- [WORK TASK]
Below is a set of records. Please retype every one exactly.

Dataset entries:
--------------------------------
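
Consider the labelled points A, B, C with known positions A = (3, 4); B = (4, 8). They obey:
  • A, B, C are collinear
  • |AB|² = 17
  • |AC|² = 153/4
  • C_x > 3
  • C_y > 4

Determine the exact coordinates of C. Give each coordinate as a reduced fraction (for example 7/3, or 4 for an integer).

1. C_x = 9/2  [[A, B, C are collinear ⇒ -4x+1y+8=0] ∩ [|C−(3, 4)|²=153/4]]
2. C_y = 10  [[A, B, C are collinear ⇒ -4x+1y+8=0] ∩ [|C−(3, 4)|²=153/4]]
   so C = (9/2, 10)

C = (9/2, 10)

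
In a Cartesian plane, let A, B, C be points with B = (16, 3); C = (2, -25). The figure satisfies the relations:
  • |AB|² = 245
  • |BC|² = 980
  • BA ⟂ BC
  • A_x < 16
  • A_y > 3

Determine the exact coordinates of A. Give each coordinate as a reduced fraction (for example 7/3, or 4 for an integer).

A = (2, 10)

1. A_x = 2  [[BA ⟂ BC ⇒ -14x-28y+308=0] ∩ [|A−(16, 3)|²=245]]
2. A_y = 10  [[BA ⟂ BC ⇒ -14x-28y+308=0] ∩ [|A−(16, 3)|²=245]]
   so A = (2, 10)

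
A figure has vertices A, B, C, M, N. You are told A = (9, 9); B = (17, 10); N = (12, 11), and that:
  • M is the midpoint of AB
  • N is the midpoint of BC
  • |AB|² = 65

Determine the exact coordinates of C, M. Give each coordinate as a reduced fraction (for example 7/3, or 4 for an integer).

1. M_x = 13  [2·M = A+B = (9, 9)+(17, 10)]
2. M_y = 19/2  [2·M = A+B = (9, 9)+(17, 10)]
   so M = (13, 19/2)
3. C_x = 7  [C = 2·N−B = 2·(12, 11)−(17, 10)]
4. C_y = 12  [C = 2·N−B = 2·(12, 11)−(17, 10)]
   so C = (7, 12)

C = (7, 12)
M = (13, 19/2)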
--------------------------------
- [ANSWER BELOW]
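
Consider the labelled points A, B, C with known positions A = (3, 4); B = (4, 8). They obey:
  • A, B, C are collinear
  • |AB|² = 17
  • |AC|² = 153/4
  • C_x > 3
  • C_y > 4

Determine the exact coordinates of C. Give each coordinate as a reduced fraction (for example 7/3, or 4 for an integer).

1. C_x = 9/2  [[A, B, C are collinear ⇒ -4x+1y+8=0] ∩ [|C−(3, 4)|²=153/4]]
2. C_y = 10  [[A, B, C are collinear ⇒ -4x+1y+8=0] ∩ [|C−(3, 4)|²=153/4]]
   so C = (9/2, 10)

C = (9/2, 10)

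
In a Cartesian plane, let A, B, C be points with B = (16, 3); C = (2, -25). The figure satisfies the relations:
  • |AB|² = 245
  • |BC|² = 980
  • BA ⟂ BC
  • A_x < 16
  • A_y > 3

Determine the exact coordinates of A. Give each coordinate as a reduced fraction (for example 7/3, or 4 for an integer).

A = (2, 10)

1. A_x = 2  [[BA ⟂ BC ⇒ -14x-28y+308=0] ∩ [|A−(16, 3)|²=245]]
2. A_y = 10  [[BA ⟂ BC ⇒ -14x-28y+308=0] ∩ [|A−(16, 3)|²=245]]
   so A = (2, 10)

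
A figure has vertices A, B, C, M, N. You are told A = (9, 9); B = (17, 10); N = (12, 11), and that:
  • M is the midpoint of AB
  • N is the midpoint of BC
  • |AB|² = 65

Determine the exact coordinates of C, M. Give each coordinate as a reduced fraction (for example 7/3, or 4 for an integer).

1. M_x = 13  [2·M = A+B = (9, 9)+(17, 10)]
2. M_y = 19/2  [2·M = A+B = (9, 9)+(17, 10)]
   so M = (13, 19/2)
3. C_x = 7  [C = 2·N−B = 2·(12, 11)−(17, 10)]
4. C_y = 12  [C = 2·N−B = 2·(12, 11)−(17, 10)]
   so C = (7, 12)

C = (7, 12)
M = (13, 19/2)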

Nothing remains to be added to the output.